▸ **SUPPLIED DATA**
'''
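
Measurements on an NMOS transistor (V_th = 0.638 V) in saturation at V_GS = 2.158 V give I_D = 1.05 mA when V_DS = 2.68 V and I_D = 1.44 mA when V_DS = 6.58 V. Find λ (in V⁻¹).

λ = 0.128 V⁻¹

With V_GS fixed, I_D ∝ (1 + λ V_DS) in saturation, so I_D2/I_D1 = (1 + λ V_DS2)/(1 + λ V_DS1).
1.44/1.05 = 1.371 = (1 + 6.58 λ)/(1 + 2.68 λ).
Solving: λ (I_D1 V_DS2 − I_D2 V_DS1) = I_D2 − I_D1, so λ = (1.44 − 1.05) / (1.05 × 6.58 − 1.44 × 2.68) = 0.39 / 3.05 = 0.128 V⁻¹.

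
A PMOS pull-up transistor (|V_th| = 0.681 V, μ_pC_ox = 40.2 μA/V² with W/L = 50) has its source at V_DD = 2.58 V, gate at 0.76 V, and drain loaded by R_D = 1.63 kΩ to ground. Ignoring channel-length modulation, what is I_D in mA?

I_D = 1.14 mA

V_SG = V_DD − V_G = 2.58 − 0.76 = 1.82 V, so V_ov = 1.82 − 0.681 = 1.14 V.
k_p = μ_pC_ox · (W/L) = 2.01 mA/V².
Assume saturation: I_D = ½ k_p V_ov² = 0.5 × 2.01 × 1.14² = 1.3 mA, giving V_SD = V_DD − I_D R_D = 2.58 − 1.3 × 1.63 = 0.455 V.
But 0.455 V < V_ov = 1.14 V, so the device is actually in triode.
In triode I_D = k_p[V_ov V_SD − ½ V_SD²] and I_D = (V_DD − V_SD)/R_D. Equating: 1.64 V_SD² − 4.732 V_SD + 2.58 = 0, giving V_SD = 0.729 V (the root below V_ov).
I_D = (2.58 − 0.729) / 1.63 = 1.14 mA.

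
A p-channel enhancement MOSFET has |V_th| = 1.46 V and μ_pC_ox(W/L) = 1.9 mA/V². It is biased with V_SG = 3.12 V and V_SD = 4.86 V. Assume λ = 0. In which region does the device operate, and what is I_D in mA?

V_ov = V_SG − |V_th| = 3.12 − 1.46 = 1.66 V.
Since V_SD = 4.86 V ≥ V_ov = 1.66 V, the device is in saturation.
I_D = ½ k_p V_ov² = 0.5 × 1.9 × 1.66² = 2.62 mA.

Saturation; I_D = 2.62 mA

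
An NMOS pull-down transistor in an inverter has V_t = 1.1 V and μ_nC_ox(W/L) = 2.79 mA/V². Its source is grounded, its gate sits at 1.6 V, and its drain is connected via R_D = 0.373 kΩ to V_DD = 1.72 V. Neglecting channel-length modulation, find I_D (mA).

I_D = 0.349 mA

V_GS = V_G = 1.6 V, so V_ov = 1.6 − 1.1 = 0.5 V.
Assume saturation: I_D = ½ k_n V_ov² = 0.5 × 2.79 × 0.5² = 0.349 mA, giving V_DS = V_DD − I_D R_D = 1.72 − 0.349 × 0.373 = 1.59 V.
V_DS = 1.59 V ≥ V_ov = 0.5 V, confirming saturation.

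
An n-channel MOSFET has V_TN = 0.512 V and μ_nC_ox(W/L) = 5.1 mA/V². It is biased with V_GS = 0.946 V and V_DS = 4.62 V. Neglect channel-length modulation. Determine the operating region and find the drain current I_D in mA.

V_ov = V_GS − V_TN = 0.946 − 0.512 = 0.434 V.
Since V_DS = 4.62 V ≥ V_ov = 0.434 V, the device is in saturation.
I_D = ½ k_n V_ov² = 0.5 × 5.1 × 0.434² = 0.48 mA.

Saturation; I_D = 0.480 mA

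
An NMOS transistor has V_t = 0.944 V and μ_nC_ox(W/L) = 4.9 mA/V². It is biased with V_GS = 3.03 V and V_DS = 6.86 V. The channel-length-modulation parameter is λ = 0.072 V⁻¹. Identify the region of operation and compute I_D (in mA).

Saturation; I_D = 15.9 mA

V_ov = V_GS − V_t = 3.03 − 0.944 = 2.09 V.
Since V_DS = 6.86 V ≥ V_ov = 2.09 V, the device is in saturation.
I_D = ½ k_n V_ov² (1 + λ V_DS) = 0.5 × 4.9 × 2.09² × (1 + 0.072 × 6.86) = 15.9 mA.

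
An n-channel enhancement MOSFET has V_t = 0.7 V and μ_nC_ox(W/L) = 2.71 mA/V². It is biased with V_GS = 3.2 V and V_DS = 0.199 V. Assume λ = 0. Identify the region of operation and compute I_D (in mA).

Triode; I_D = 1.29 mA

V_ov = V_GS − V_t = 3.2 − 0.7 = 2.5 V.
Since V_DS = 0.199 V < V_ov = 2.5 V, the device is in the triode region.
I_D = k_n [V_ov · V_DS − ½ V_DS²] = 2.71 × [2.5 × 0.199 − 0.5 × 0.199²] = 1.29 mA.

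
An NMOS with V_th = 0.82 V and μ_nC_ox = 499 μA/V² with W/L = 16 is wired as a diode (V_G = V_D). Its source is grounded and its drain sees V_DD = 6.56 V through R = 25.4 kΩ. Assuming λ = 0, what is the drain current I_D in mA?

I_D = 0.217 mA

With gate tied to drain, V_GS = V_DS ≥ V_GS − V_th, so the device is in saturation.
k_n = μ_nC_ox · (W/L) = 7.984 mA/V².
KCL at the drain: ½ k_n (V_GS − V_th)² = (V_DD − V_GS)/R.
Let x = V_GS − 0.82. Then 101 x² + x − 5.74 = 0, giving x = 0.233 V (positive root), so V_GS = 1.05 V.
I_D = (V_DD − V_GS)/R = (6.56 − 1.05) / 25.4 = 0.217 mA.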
'''
▸ **TASK PROMPT**
All of the data above should be written out again word for word.

▸ **WRITTEN SOLUTION**
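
Measurements on an NMOS transistor (V_th = 0.638 V) in saturation at V_GS = 2.158 V give I_D = 1.05 mA when V_DS = 2.68 V and I_D = 1.44 mA when V_DS = 6.58 V. Find λ (in V⁻¹).

λ = 0.128 V⁻¹

With V_GS fixed, I_D ∝ (1 + λ V_DS) in saturation, so I_D2/I_D1 = (1 + λ V_DS2)/(1 + λ V_DS1).
1.44/1.05 = 1.371 = (1 + 6.58 λ)/(1 + 2.68 λ).
Solving: λ (I_D1 V_DS2 − I_D2 V_DS1) = I_D2 − I_D1, so λ = (1.44 − 1.05) / (1.05 × 6.58 − 1.44 × 2.68) = 0.39 / 3.05 = 0.128 V⁻¹.

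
A PMOS pull-up transistor (|V_th| = 0.681 V, μ_pC_ox = 40.2 μA/V² with W/L = 50) has its source at V_DD = 2.58 V, gate at 0.76 V, and drain loaded by R_D = 1.63 kΩ to ground. Ignoring channel-length modulation, what is I_D in mA?

I_D = 1.14 mA

V_SG = V_DD − V_G = 2.58 − 0.76 = 1.82 V, so V_ov = 1.82 − 0.681 = 1.14 V.
k_p = μ_pC_ox · (W/L) = 2.01 mA/V².
Assume saturation: I_D = ½ k_p V_ov² = 0.5 × 2.01 × 1.14² = 1.3 mA, giving V_SD = V_DD − I_D R_D = 2.58 − 1.3 × 1.63 = 0.455 V.
But 0.455 V < V_ov = 1.14 V, so the device is actually in triode.
In triode I_D = k_p[V_ov V_SD − ½ V_SD²] and I_D = (V_DD − V_SD)/R_D. Equating: 1.64 V_SD² − 4.732 V_SD + 2.58 = 0, giving V_SD = 0.729 V (the root below V_ov).
I_D = (2.58 − 0.729) / 1.63 = 1.14 mA.

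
A p-channel enhancement MOSFET has |V_th| = 1.46 V and μ_pC_ox(W/L) = 1.9 mA/V². It is biased with V_SG = 3.12 V and V_SD = 4.86 V. Assume λ = 0. In which region does the device operate, and what is I_D in mA?

V_ov = V_SG − |V_th| = 3.12 − 1.46 = 1.66 V.
Since V_SD = 4.86 V ≥ V_ov = 1.66 V, the device is in saturation.
I_D = ½ k_p V_ov² = 0.5 × 1.9 × 1.66² = 2.62 mA.

Saturation; I_D = 2.62 mA

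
An NMOS pull-down transistor in an inverter has V_t = 1.1 V and μ_nC_ox(W/L) = 2.79 mA/V². Its source is grounded, its gate sits at 1.6 V, and its drain is connected via R_D = 0.373 kΩ to V_DD = 1.72 V. Neglecting channel-length modulation, find I_D (mA).

I_D = 0.349 mA

V_GS = V_G = 1.6 V, so V_ov = 1.6 − 1.1 = 0.5 V.
Assume saturation: I_D = ½ k_n V_ov² = 0.5 × 2.79 × 0.5² = 0.349 mA, giving V_DS = V_DD − I_D R_D = 1.72 − 0.349 × 0.373 = 1.59 V.
V_DS = 1.59 V ≥ V_ov = 0.5 V, confirming saturation.

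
An n-channel MOSFET has V_TN = 0.512 V and μ_nC_ox(W/L) = 5.1 mA/V². It is biased with V_GS = 0.946 V and V_DS = 4.62 V. Neglect channel-length modulation. Determine the operating region and find the drain current I_D in mA.

V_ov = V_GS − V_TN = 0.946 − 0.512 = 0.434 V.
Since V_DS = 4.62 V ≥ V_ov = 0.434 V, the device is in saturation.
I_D = ½ k_n V_ov² = 0.5 × 5.1 × 0.434² = 0.48 mA.

Saturation; I_D = 0.480 mA

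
An NMOS transistor has V_t = 0.944 V and μ_nC_ox(W/L) = 4.9 mA/V². It is biased with V_GS = 3.03 V and V_DS = 6.86 V. The channel-length-modulation parameter is λ = 0.072 V⁻¹. Identify the region of operation and compute I_D (in mA).

Saturation; I_D = 15.9 mA

V_ov = V_GS − V_t = 3.03 − 0.944 = 2.09 V.
Since V_DS = 6.86 V ≥ V_ov = 2.09 V, the device is in saturation.
I_D = ½ k_n V_ov² (1 + λ V_DS) = 0.5 × 4.9 × 2.09² × (1 + 0.072 × 6.86) = 15.9 mA.

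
An n-channel enhancement MOSFET has V_t = 0.7 V and μ_nC_ox(W/L) = 2.71 mA/V². It is biased with V_GS = 3.2 V and V_DS = 0.199 V. Assume λ = 0. Identify the region of operation and compute I_D (in mA).

Triode; I_D = 1.29 mA

V_ov = V_GS − V_t = 3.2 − 0.7 = 2.5 V.
Since V_DS = 0.199 V < V_ov = 2.5 V, the device is in the triode region.
I_D = k_n [V_ov · V_DS − ½ V_DS²] = 2.71 × [2.5 × 0.199 − 0.5 × 0.199²] = 1.29 mA.

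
An NMOS with V_th = 0.82 V and μ_nC_ox = 499 μA/V² with W/L = 16 is wired as a diode (V_G = V_D). Its source is grounded and its drain sees V_DD = 6.56 V through R = 25.4 kΩ. Assuming λ = 0, what is the drain current I_D in mA?

I_D = 0.217 mA

With gate tied to drain, V_GS = V_DS ≥ V_GS − V_th, so the device is in saturation.
k_n = μ_nC_ox · (W/L) = 7.984 mA/V².
KCL at the drain: ½ k_n (V_GS − V_th)² = (V_DD − V_GS)/R.
Let x = V_GS − 0.82. Then 101 x² + x − 5.74 = 0, giving x = 0.233 V (positive root), so V_GS = 1.05 V.
I_D = (V_DD − V_GS)/R = (6.56 − 1.05) / 25.4 = 0.217 mA.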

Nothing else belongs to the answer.